Collected data entries
◇ ◇ ◇
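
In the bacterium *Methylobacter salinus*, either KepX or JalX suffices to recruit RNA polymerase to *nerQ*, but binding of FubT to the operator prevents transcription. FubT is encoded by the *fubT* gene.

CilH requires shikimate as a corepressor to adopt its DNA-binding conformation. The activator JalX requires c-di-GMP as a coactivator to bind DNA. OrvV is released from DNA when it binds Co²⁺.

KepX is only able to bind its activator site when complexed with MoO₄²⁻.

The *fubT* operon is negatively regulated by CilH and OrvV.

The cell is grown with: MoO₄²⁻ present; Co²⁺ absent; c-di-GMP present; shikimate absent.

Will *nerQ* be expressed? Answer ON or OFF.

Shikimate is absent, so CilH is inactive.
Co²⁺ is absent, so OrvV is active.
With repressor OrvV bound, *fubT* is not transcribed.
So FubT is not produced.
MoO₄²⁻ is present, so KepX is active.
c-di-GMP is present, so JalX is active.
Activator KepX is present, so *nerQ* is transcribed.

ON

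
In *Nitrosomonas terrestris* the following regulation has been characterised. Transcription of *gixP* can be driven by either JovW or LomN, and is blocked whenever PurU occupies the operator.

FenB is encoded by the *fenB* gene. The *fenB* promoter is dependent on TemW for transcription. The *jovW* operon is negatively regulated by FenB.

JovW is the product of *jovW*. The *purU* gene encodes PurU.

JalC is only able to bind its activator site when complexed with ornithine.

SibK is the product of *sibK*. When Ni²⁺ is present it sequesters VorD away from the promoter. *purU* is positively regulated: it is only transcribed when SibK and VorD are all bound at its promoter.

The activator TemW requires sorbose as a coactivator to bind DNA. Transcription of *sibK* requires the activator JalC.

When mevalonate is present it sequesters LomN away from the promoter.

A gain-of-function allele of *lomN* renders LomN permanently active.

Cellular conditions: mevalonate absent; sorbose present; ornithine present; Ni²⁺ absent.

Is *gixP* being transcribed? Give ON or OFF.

Sorbose is present, so TemW is active.
No repressor is bound and TemW is active, so *fenB* is transcribed.
So FenB is produced and active.
With repressor FenB bound, *jovW* is not transcribed.
So JovW is not produced.
LomN is constitutively active in this strain.
Ornithine is present, so JalC is active.
No repressor is bound and JalC is active, so *sibK* is transcribed.
So SibK is produced and active.
Ni²⁺ is absent, so VorD is active.
No repressor is bound and SibK and VorD are active, so *purU* is transcribed.
So PurU is produced and active.
With repressor PurU bound, *gixP* is not transcribed.

OFF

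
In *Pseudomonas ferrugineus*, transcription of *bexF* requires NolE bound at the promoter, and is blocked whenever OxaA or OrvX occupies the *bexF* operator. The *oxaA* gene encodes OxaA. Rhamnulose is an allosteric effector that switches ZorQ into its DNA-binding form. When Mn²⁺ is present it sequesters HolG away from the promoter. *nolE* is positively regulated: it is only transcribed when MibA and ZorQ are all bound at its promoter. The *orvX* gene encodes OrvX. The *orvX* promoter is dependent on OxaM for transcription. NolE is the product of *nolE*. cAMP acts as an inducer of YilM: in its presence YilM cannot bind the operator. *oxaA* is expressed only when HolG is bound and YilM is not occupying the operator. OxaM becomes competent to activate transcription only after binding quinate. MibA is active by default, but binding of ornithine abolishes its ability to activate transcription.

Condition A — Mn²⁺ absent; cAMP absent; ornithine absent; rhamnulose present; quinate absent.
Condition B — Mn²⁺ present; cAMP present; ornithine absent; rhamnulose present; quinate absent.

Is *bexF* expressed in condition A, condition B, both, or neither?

Condition A:
Mn²⁺ is absent, so HolG is active.
cAMP is absent, so YilM is active.
With repressor YilM bound, *oxaA* is not transcribed.
So OxaA is not produced.
Ornithine is absent, so MibA is active.
Rhamnulose is present, so ZorQ is active.
No repressor is bound and MibA and ZorQ are active, so *nolE* is transcribed.
So NolE is produced and active.
Quinate is absent, so OxaM is inactive.
Required activator OxaM is absent, so *orvX* is not transcribed.
So OrvX is not produced.
No repressor is bound and NolE is active, so *bexF* is transcribed.
→ *bexF* is ON in A.
Condition B:
Mn²⁺ is present, so HolG is inactive.
cAMP is present, so YilM is inactive.
Required activator HolG is absent, so *oxaA* is not transcribed.
So OxaA is not produced.
Ornithine is absent, so MibA is active.
Rhamnulose is present, so ZorQ is active.
No repressor is bound and MibA and ZorQ are active, so *nolE* is transcribed.
So NolE is produced and active.
Quinate is absent, so OxaM is inactive.
Required activator OxaM is absent, so *orvX* is not transcribed.
So OrvX is not produced.
No repressor is bound and NolE is active, so *bexF* is transcribed.
→ *bexF* is ON in B.

both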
◇ ◇ ◇
### Action item
What you output should match every line above exactly.

### Answer box
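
In the bacterium *Methylobacter salinus*, either KepX or JalX suffices to recruit RNA polymerase to *nerQ*, but binding of FubT to the operator prevents transcription. FubT is encoded by the *fubT* gene.

CilH requires shikimate as a corepressor to adopt its DNA-binding conformation. The activator JalX requires c-di-GMP as a coactivator to bind DNA. OrvV is released from DNA when it binds Co²⁺.

KepX is only able to bind its activator site when complexed with MoO₄²⁻.

The *fubT* operon is negatively regulated by CilH and OrvV.

The cell is grown with: MoO₄²⁻ present; Co²⁺ absent; c-di-GMP present; shikimate absent.

Will *nerQ* be expressed? Answer ON or OFF.

Shikimate is absent, so CilH is inactive.
Co²⁺ is absent, so OrvV is active.
With repressor OrvV bound, *fubT* is not transcribed.
So FubT is not produced.
MoO₄²⁻ is present, so KepX is active.
c-di-GMP is present, so JalX is active.
Activator KepX is present, so *nerQ* is transcribed.

ON

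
In *Nitrosomonas terrestris* the following regulation has been characterised. Transcription of *gixP* can be driven by either JovW or LomN, and is blocked whenever PurU occupies the operator.

FenB is encoded by the *fenB* gene. The *fenB* promoter is dependent on TemW for transcription. The *jovW* operon is negatively regulated by FenB.

JovW is the product of *jovW*. The *purU* gene encodes PurU.

JalC is only able to bind its activator site when complexed with ornithine.

SibK is the product of *sibK*. When Ni²⁺ is present it sequesters VorD away from the promoter. *purU* is positively regulated: it is only transcribed when SibK and VorD are all bound at its promoter.

The activator TemW requires sorbose as a coactivator to bind DNA. Transcription of *sibK* requires the activator JalC.

When mevalonate is present it sequesters LomN away from the promoter.

A gain-of-function allele of *lomN* renders LomN permanently active.

Cellular conditions: mevalonate absent; sorbose present; ornithine present; Ni²⁺ absent.

Is *gixP* being transcribed? Give ON or OFF.

Sorbose is present, so TemW is active.
No repressor is bound and TemW is active, so *fenB* is transcribed.
So FenB is produced and active.
With repressor FenB bound, *jovW* is not transcribed.
So JovW is not produced.
LomN is constitutively active in this strain.
Ornithine is present, so JalC is active.
No repressor is bound and JalC is active, so *sibK* is transcribed.
So SibK is produced and active.
Ni²⁺ is absent, so VorD is active.
No repressor is bound and SibK and VorD are active, so *purU* is transcribed.
So PurU is produced and active.
With repressor PurU bound, *gixP* is not transcribed.

OFF

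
In *Pseudomonas ferrugineus*, transcription of *bexF* requires NolE bound at the promoter, and is blocked whenever OxaA or OrvX occupies the *bexF* operator. The *oxaA* gene encodes OxaA. Rhamnulose is an allosteric effector that switches ZorQ into its DNA-binding form. When Mn²⁺ is present it sequesters HolG away from the promoter. *nolE* is positively regulated: it is only transcribed when MibA and ZorQ are all bound at its promoter. The *orvX* gene encodes OrvX. The *orvX* promoter is dependent on OxaM for transcription. NolE is the product of *nolE*. cAMP acts as an inducer of YilM: in its presence YilM cannot bind the operator. *oxaA* is expressed only when HolG is bound and YilM is not occupying the operator. OxaM becomes competent to activate transcription only after binding quinate. MibA is active by default, but binding of ornithine abolishes its ability to activate transcription.

Condition A — Mn²⁺ absent; cAMP absent; ornithine absent; rhamnulose present; quinate absent.
Condition B — Mn²⁺ present; cAMP present; ornithine absent; rhamnulose present; quinate absent.

Is *bexF* expressed in condition A, condition B, both, or neither?

Condition A:
Mn²⁺ is absent, so HolG is active.
cAMP is absent, so YilM is active.
With repressor YilM bound, *oxaA* is not transcribed.
So OxaA is not produced.
Ornithine is absent, so MibA is active.
Rhamnulose is present, so ZorQ is active.
No repressor is bound and MibA and ZorQ are active, so *nolE* is transcribed.
So NolE is produced and active.
Quinate is absent, so OxaM is inactive.
Required activator OxaM is absent, so *orvX* is not transcribed.
So OrvX is not produced.
No repressor is bound and NolE is active, so *bexF* is transcribed.
→ *bexF* is ON in A.
Condition B:
Mn²⁺ is present, so HolG is inactive.
cAMP is present, so YilM is inactive.
Required activator HolG is absent, so *oxaA* is not transcribed.
So OxaA is not produced.
Ornithine is absent, so MibA is active.
Rhamnulose is present, so ZorQ is active.
No repressor is bound and MibA and ZorQ are active, so *nolE* is transcribed.
So NolE is produced and active.
Quinate is absent, so OxaM is inactive.
Required activator OxaM is absent, so *orvX* is not transcribed.
So OrvX is not produced.
No repressor is bound and NolE is active, so *bexF* is transcribed.
→ *bexF* is ON in B.

both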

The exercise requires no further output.